(Entries taken from a collection)
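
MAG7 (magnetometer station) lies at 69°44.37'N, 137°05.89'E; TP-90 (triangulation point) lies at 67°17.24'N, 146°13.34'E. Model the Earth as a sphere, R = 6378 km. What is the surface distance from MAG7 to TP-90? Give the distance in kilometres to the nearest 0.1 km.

460.7 km

MAG7: φ = +69.73950°, λ = +137.09817°
TP-90: φ = +67.28733°, λ = +146.22233°
Δφ = -2.4522°,  Δλ = 9.1242°
a = sin²(Δφ/2) + cos φ₁ cos φ₂ sin²(Δλ/2) = 0.001304
c = 2·arcsin(√a) = 0.072230 rad = 4.1385°
d = R·c = 6378 × 0.072230 = 460.7 km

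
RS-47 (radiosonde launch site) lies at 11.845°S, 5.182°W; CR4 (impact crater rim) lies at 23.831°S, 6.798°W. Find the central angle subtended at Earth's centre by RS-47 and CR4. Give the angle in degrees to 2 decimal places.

12.08°

Δφ = -11.9860°,  Δλ = -1.6160°
a = sin²(Δφ/2) + cos φ₁ cos φ₂ sin²(Δλ/2) = 0.011079
c = 2·arcsin(√a) = 0.210903 rad = 12.0838°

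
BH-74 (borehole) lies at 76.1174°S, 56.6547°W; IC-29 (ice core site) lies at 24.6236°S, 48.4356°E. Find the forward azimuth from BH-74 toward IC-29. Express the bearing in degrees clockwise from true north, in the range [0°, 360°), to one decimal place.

Δλ = 105.0903°
y = sin Δλ · cos φ₂ = 0.877717
x = cos φ₁ sin φ₂ − sin φ₁ cos φ₂ cos Δλ = -0.329723
θ = atan2(y, x) = 110.5892° → 110.5892° (mod 360°)

110.6°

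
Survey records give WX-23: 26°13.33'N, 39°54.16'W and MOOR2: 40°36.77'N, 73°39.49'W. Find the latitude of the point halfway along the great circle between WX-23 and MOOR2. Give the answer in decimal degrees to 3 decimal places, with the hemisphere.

34.578°N

WX-23: φ = +26.22217°, λ = -39.90267°
MOOR2: φ = +40.61283°, λ = -73.65817°
Bx = cos φ₂ cos Δλ = 0.631149,  By = cos φ₂ sin Δλ = -0.421808
φₘ = atan2(sin φ₁ + sin φ₂, √((cos φ₁ + Bx)² + By²)) = 34.57837°
λₘ = λ₁ + atan2(By, cos φ₁ + Bx) = -55.33269°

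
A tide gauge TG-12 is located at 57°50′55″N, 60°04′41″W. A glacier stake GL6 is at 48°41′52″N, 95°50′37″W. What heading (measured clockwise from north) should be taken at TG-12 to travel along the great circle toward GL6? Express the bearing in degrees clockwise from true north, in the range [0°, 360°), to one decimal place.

262.1°

TG-12: φ = +57.84861°, λ = -60.07806°
GL6: φ = +48.69778°, λ = -95.84361°
Δλ = -35.7656°
y = sin Δλ · cos φ₂ = -0.385768
x = cos φ₁ sin φ₂ − sin φ₁ cos φ₂ cos Δλ = -0.053651
θ = atan2(y, x) = -97.9176° → 262.0824° (mod 360°)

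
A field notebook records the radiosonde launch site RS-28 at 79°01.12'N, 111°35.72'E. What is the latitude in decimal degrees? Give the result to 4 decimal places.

79° + 1.12′/60 = 79 + 0.01867 = 79.0187°

79.0187°N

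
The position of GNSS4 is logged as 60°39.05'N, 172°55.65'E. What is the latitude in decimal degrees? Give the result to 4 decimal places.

60° + 39.05′/60 = 60 + 0.65083 = 60.6508°

60.6508°N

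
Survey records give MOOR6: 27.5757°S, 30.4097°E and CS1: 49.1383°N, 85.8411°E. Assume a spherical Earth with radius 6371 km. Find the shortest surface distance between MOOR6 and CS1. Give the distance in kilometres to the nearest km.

10142 km

Δφ = 76.7140°,  Δλ = 55.4314°
a = sin²(Δφ/2) + cos φ₁ cos φ₂ sin²(Δλ/2) = 0.510532
c = 2·arcsin(√a) = 1.591861 rad = 91.2069°
d = R·c = 6371 × 1.591861 = 10141.7 km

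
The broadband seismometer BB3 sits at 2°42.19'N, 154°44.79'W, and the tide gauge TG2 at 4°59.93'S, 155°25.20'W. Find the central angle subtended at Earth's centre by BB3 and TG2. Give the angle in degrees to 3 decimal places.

7.731°

BB3: φ = +2.70317°, λ = -154.74650°
TG2: φ = -4.99883°, λ = -155.42000°
Δφ = -7.7020°,  Δλ = -0.6735°
a = sin²(Δφ/2) + cos φ₁ cos φ₂ sin²(Δλ/2) = 0.004545
c = 2·arcsin(√a) = 0.134937 rad = 7.7313°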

[Task statement] Only the lines from the one containing "A tide gauge" through the final line of the data belong in the answer, repeated exactly.

[Your response]
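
A tide gauge TG-12 is located at 57°50′55″N, 60°04′41″W. A glacier stake GL6 is at 48°41′52″N, 95°50′37″W. What heading (measured clockwise from north) should be taken at TG-12 to travel along the great circle toward GL6? Express the bearing in degrees clockwise from true north, in the range [0°, 360°), to one decimal place.

262.1°

TG-12: φ = +57.84861°, λ = -60.07806°
GL6: φ = +48.69778°, λ = -95.84361°
Δλ = -35.7656°
y = sin Δλ · cos φ₂ = -0.385768
x = cos φ₁ sin φ₂ − sin φ₁ cos φ₂ cos Δλ = -0.053651
θ = atan2(y, x) = -97.9176° → 262.0824° (mod 360°)

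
A field notebook records the radiosonde launch site RS-28 at 79°01.12'N, 111°35.72'E. What is the latitude in decimal degrees? Give the result to 4 decimal places.

79° + 1.12′/60 = 79 + 0.01867 = 79.0187°

79.0187°N

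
The position of GNSS4 is logged as 60°39.05'N, 172°55.65'E. What is the latitude in decimal degrees? Give the result to 4 decimal places.

60° + 39.05′/60 = 60 + 0.65083 = 60.6508°

60.6508°N

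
Survey records give MOOR6: 27.5757°S, 30.4097°E and CS1: 49.1383°N, 85.8411°E. Assume a spherical Earth with radius 6371 km. Find the shortest surface distance between MOOR6 and CS1. Give the distance in kilometres to the nearest km.

10142 km

Δφ = 76.7140°,  Δλ = 55.4314°
a = sin²(Δφ/2) + cos φ₁ cos φ₂ sin²(Δλ/2) = 0.510532
c = 2·arcsin(√a) = 1.591861 rad = 91.2069°
d = R·c = 6371 × 1.591861 = 10141.7 km

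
The broadband seismometer BB3 sits at 2°42.19'N, 154°44.79'W, and the tide gauge TG2 at 4°59.93'S, 155°25.20'W. Find the central angle subtended at Earth's centre by BB3 and TG2. Give the angle in degrees to 3 decimal places.

7.731°

BB3: φ = +2.70317°, λ = -154.74650°
TG2: φ = -4.99883°, λ = -155.42000°
Δφ = -7.7020°,  Δλ = -0.6735°
a = sin²(Δφ/2) + cos φ₁ cos φ₂ sin²(Δλ/2) = 0.004545
c = 2·arcsin(√a) = 0.134937 rad = 7.7313°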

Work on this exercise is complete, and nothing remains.